*WHAT TO WORK ON*
Working from the entries that follow, retype each one without any alteration.

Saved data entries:
::::

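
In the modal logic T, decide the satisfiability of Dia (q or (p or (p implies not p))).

Satisfiable (open branch found)

1. Dia (q or (p or (p implies not p))), w0
2. q or (p or (p implies not p)), w1   [Dia-rule on 1: fresh world w1, w0Rw1]
3. p or (p implies not p), w1   [or-rule on 2 (branches; this branch)]
4. p implies not p, w1   [or-rule on 3 (branches; this branch)]
5. not p, w1   [implies-rule on 4 (branches; this branch)]
Accessibility: w0Rw0, w0Rw1, w1Rw1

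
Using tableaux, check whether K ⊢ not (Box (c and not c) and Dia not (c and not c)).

Valid in K

Tableau for the negation Box (c and not c) and Dia not (c and not c):
1. Box (c and not c) and Dia not (c and not c), u
2. Box (c and not c), u
3. Dia not (c and not c), u
4. not (c and not c), v
5. c and not c, v
6. c, v
7. not c, v
Accessibility: uRv
Branch closes: c and not c both at v.
Every branch of the negation's tableau closes; the branch above is one of them.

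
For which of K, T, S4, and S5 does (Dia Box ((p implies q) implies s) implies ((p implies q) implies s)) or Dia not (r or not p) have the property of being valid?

S5

S4-tableau for the negation not ((Dia Box ((p implies q) implies s) implies ((p implies q) implies s)) or Dia not (r or not p)):
1. not ((Dia Box ((p implies q) implies s) implies ((p implies q) implies s)) or Dia not (r or not p)), w0
2. not (Dia Box ((p implies q) implies s) implies ((p implies q) implies s)), w0
3. not Dia not (r or not p), w0
4. Dia Box ((p implies q) implies s), w0
5. not ((p implies q) implies s), w0
6. p implies q, w0
7. not s, w0
8. r or not p, w0
9. q, w0
10. not p, w0
11. Box ((p implies q) implies s), w1
12. r or not p, w1
13. (p implies q) implies s, w1
14. not p, w1
15. s, w1
Accessibility: w0Rw0, w0Rw1, w1Rw1
Complete open branch: countermodel on an S4-frame, so not valid in S4, nor in K, T (the same frame is also a K-frame and a T-frame).
S5-tableau for the negation not ((Dia Box ((p implies q) implies s) implies ((p implies q) implies s)) or Dia not (r or not p)):
1. not ((Dia Box ((p implies q) implies s) implies ((p implies q) implies s)) or Dia not (r or not p)), w0
2. not (Dia Box ((p implies q) implies s) implies ((p implies q) implies s)), w0
3. not Dia not (r or not p), w0
4. Dia Box ((p implies q) implies s), w0
5. not ((p implies q) implies s), w0
6. p implies q, w0
7. not s, w0
8. r or not p, w0
9. q, w0
10. not p, w0
11. Box ((p implies q) implies s), w1
12. r or not p, w1
13. (p implies q) implies s, w0
14. (p implies q) implies s, w1
15. not p, w1
16. not (p implies q), w0
17. p, w0
18. not q, w0
Accessibility: w0Rw0, w0Rw1, w1Rw0, w1Rw1
Branch closes: p and not p both at w0.
Every branch closes (one shown): valid in S5.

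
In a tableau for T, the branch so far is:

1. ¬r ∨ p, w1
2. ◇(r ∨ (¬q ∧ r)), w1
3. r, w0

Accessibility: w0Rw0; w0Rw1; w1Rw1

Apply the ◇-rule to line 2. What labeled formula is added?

a fresh world w2 with w1Rw2, and r ∨ (¬q ∧ r) at w2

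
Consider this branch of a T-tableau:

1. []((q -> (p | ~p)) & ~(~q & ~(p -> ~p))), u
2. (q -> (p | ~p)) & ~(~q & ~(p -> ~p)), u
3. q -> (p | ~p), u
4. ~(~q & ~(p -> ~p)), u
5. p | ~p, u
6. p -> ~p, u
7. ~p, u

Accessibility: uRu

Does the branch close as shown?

No, open

There is no literal clash: for every atom and world, at most one sign appears.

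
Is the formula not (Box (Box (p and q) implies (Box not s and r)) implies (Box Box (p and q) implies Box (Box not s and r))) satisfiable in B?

1. not (Box (Box (p and q) implies (Box not s and r)) implies (Box Box (p and q) implies Box (Box not s and r))), u
2. Box (Box (p and q) implies (Box not s and r)), u   [neg-implies-rule on 1]
3. not (Box Box (p and q) implies Box (Box not s and r)), u   [neg-implies-rule on 1]
4. Box Box (p and q), u   [neg-implies-rule on 3]
5. not Box (Box not s and r), u   [neg-implies-rule on 3]
6. Box (p and q) implies (Box not s and r), u   [Box-rule on 2 via uRu]
7. Box (p and q), u   [Box-rule on 4 via uRu]
8. p and q, u   [Box-rule on 7 via uRu]
9. p, u   [and-rule on 8]
10. q, u   [and-rule on 8]
11. Box not s and r, u   [implies-rule on 6 (branches; this branch)]
12. Box not s, u   [and-rule on 11]
13. r, u   [and-rule on 11]
14. not s, u   [Box-rule on 12 via uRu]
15. not (Box not s and r), v   [neg-Box-rule on 5: fresh world v, uRv]
16. Box (p and q) implies (Box not s and r), v   [Box-rule on 2 via uRv]
17. Box (p and q), v   [Box-rule on 4 via uRv]
18. p and q, v   [Box-rule on 7 via uRv]
19. p, v   [and-rule on 18]
20. q, v   [and-rule on 18]
21. not s, v   [Box-rule on 12 via uRv]
22. not Box not s, v   [neg-and-rule on 15 (branches; this branch)]
23. not Box (p and q), v   [implies-rule on 16 (branches; this branch)]
24. s, w   [neg-Box-rule on 22: fresh world w, vRw]
25. p and q, w   [Box-rule on 17 via vRw]
26. p, w   [and-rule on 25]
27. q, w   [and-rule on 25]
28. not (p and q), x   [neg-Box-rule on 23: fresh world x, vRx]
29. p and q, x   [Box-rule on 17 via vRx]
30. p, x   [and-rule on 29]
31. q, x   [and-rule on 29]
32. not q, x   [neg-and-rule on 28 (branches; this branch)]
Accessibility: uRu, uRv, vRu, vRv, vRw, vRx, wRv, wRw, xRv, xRx
Branch closes: q and not q both at x.
Every branch closes; the branch above is one of them.

No, unsatisfiable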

::::

*TASK ANSWER*
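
In the modal logic T, decide the satisfiability of Dia (q or (p or (p implies not p))).

Satisfiable (open branch found)

1. Dia (q or (p or (p implies not p))), w0
2. q or (p or (p implies not p)), w1   [Dia-rule on 1: fresh world w1, w0Rw1]
3. p or (p implies not p), w1   [or-rule on 2 (branches; this branch)]
4. p implies not p, w1   [or-rule on 3 (branches; this branch)]
5. not p, w1   [implies-rule on 4 (branches; this branch)]
Accessibility: w0Rw0, w0Rw1, w1Rw1

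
Using tableaux, check whether K ⊢ not (Box (c and not c) and Dia not (c and not c)).

Valid in K

Tableau for the negation Box (c and not c) and Dia not (c and not c):
1. Box (c and not c) and Dia not (c and not c), u
2. Box (c and not c), u
3. Dia not (c and not c), u
4. not (c and not c), v
5. c and not c, v
6. c, v
7. not c, v
Accessibility: uRv
Branch closes: c and not c both at v.
Every branch of the negation's tableau closes; the branch above is one of them.

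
For which of K, T, S4, and S5 does (Dia Box ((p implies q) implies s) implies ((p implies q) implies s)) or Dia not (r or not p) have the property of being valid?

S5

S4-tableau for the negation not ((Dia Box ((p implies q) implies s) implies ((p implies q) implies s)) or Dia not (r or not p)):
1. not ((Dia Box ((p implies q) implies s) implies ((p implies q) implies s)) or Dia not (r or not p)), w0
2. not (Dia Box ((p implies q) implies s) implies ((p implies q) implies s)), w0
3. not Dia not (r or not p), w0
4. Dia Box ((p implies q) implies s), w0
5. not ((p implies q) implies s), w0
6. p implies q, w0
7. not s, w0
8. r or not p, w0
9. q, w0
10. not p, w0
11. Box ((p implies q) implies s), w1
12. r or not p, w1
13. (p implies q) implies s, w1
14. not p, w1
15. s, w1
Accessibility: w0Rw0, w0Rw1, w1Rw1
Complete open branch: countermodel on an S4-frame, so not valid in S4, nor in K, T (the same frame is also a K-frame and a T-frame).
S5-tableau for the negation not ((Dia Box ((p implies q) implies s) implies ((p implies q) implies s)) or Dia not (r or not p)):
1. not ((Dia Box ((p implies q) implies s) implies ((p implies q) implies s)) or Dia not (r or not p)), w0
2. not (Dia Box ((p implies q) implies s) implies ((p implies q) implies s)), w0
3. not Dia not (r or not p), w0
4. Dia Box ((p implies q) implies s), w0
5. not ((p implies q) implies s), w0
6. p implies q, w0
7. not s, w0
8. r or not p, w0
9. q, w0
10. not p, w0
11. Box ((p implies q) implies s), w1
12. r or not p, w1
13. (p implies q) implies s, w0
14. (p implies q) implies s, w1
15. not p, w1
16. not (p implies q), w0
17. p, w0
18. not q, w0
Accessibility: w0Rw0, w0Rw1, w1Rw0, w1Rw1
Branch closes: p and not p both at w0.
Every branch closes (one shown): valid in S5.

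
In a tableau for T, the branch so far is:

1. ¬r ∨ p, w1
2. ◇(r ∨ (¬q ∧ r)), w1
3. r, w0

Accessibility: w0Rw0; w0Rw1; w1Rw1

Apply the ◇-rule to line 2. What labeled formula is added?

a fresh world w2 with w1Rw2, and r ∨ (¬q ∧ r) at w2

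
Consider this branch of a T-tableau:

1. []((q -> (p | ~p)) & ~(~q & ~(p -> ~p))), u
2. (q -> (p | ~p)) & ~(~q & ~(p -> ~p)), u
3. q -> (p | ~p), u
4. ~(~q & ~(p -> ~p)), u
5. p | ~p, u
6. p -> ~p, u
7. ~p, u

Accessibility: uRu

Does the branch close as shown?

No, open

There is no literal clash: for every atom and world, at most one sign appears.

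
Is the formula not (Box (Box (p and q) implies (Box not s and r)) implies (Box Box (p and q) implies Box (Box not s and r))) satisfiable in B?

1. not (Box (Box (p and q) implies (Box not s and r)) implies (Box Box (p and q) implies Box (Box not s and r))), u
2. Box (Box (p and q) implies (Box not s and r)), u   [neg-implies-rule on 1]
3. not (Box Box (p and q) implies Box (Box not s and r)), u   [neg-implies-rule on 1]
4. Box Box (p and q), u   [neg-implies-rule on 3]
5. not Box (Box not s and r), u   [neg-implies-rule on 3]
6. Box (p and q) implies (Box not s and r), u   [Box-rule on 2 via uRu]
7. Box (p and q), u   [Box-rule on 4 via uRu]
8. p and q, u   [Box-rule on 7 via uRu]
9. p, u   [and-rule on 8]
10. q, u   [and-rule on 8]
11. Box not s and r, u   [implies-rule on 6 (branches; this branch)]
12. Box not s, u   [and-rule on 11]
13. r, u   [and-rule on 11]
14. not s, u   [Box-rule on 12 via uRu]
15. not (Box not s and r), v   [neg-Box-rule on 5: fresh world v, uRv]
16. Box (p and q) implies (Box not s and r), v   [Box-rule on 2 via uRv]
17. Box (p and q), v   [Box-rule on 4 via uRv]
18. p and q, v   [Box-rule on 7 via uRv]
19. p, v   [and-rule on 18]
20. q, v   [and-rule on 18]
21. not s, v   [Box-rule on 12 via uRv]
22. not Box not s, v   [neg-and-rule on 15 (branches; this branch)]
23. not Box (p and q), v   [implies-rule on 16 (branches; this branch)]
24. s, w   [neg-Box-rule on 22: fresh world w, vRw]
25. p and q, w   [Box-rule on 17 via vRw]
26. p, w   [and-rule on 25]
27. q, w   [and-rule on 25]
28. not (p and q), x   [neg-Box-rule on 23: fresh world x, vRx]
29. p and q, x   [Box-rule on 17 via vRx]
30. p, x   [and-rule on 29]
31. q, x   [and-rule on 29]
32. not q, x   [neg-and-rule on 28 (branches; this branch)]
Accessibility: uRu, uRv, vRu, vRv, vRw, vRx, wRv, wRw, xRv, xRx
Branch closes: q and not q both at x.
Every branch closes; the branch above is one of them.

No, unsatisfiable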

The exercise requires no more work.